When you find the line with "Below is one" among the records below, reproduce it and each line after it exactly, ending with the line with "Betting ends. The".

+++ Input data

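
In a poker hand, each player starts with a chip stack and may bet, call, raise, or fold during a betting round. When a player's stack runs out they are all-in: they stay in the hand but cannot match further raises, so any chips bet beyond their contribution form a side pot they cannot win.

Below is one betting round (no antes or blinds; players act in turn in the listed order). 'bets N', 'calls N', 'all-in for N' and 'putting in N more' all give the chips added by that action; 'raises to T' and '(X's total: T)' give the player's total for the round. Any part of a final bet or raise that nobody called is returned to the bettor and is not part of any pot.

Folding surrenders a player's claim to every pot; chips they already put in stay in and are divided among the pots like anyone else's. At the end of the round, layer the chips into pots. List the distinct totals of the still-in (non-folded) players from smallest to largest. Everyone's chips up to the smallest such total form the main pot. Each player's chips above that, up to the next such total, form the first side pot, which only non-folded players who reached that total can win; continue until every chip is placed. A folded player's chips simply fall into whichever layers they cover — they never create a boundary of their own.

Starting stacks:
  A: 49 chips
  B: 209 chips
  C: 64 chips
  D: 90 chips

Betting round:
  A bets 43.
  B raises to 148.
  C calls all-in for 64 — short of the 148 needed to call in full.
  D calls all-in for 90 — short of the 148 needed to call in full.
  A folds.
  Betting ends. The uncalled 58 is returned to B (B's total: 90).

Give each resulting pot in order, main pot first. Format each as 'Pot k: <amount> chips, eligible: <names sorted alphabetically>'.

Pot 1: 235 chips, eligible: B, C, D
Pot 2: 52 chips, eligible: B, D

Derivation:
Contributions (after 58 returned to B): A=43, B=90, C=64, D=90
Folded: A
Pot levels (distinct totals of non-folded players): 64, 90
Layer 1-64: A 43 + B 64 + C 64 + D 64 = 235 chips; eligible B, C, D
Layer 65-90: 26 each from B, D = 26*2 = 52 chips; eligible B, D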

++++++

▶ [Your solution]:
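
Below is one betting round (no antes or blinds; players act in turn in the listed order). 'bets N', 'calls N', 'all-in for N' and 'putting in N more' all give the chips added by that action; 'raises to T' and '(X's total: T)' give the player's total for the round. Any part of a final bet or raise that nobody called is returned to the bettor and is not part of any pot.

Folding surrenders a player's claim to every pot; chips they already put in stay in and are divided among the pots like anyone else's. At the end of the round, layer the chips into pots. List the distinct totals of the still-in (non-folded) players from smallest to largest. Everyone's chips up to the smallest such total form the main pot. Each player's chips above that, up to the next such total, form the first side pot, which only non-folded players who reached that total can win; continue until every chip is placed. A folded player's chips simply fall into whichever layers they cover — they never create a boundary of their own.

Starting stacks:
  A: 49 chips
  B: 209 chips
  C: 64 chips
  D: 90 chips

Betting round:
  A bets 43.
  B raises to 148.
  C calls all-in for 64 — short of the 148 needed to call in full.
  D calls all-in for 90 — short of the 148 needed to call in full.
  A folds.
  Betting ends. The uncalled 58 is returned to B (B's total: 90).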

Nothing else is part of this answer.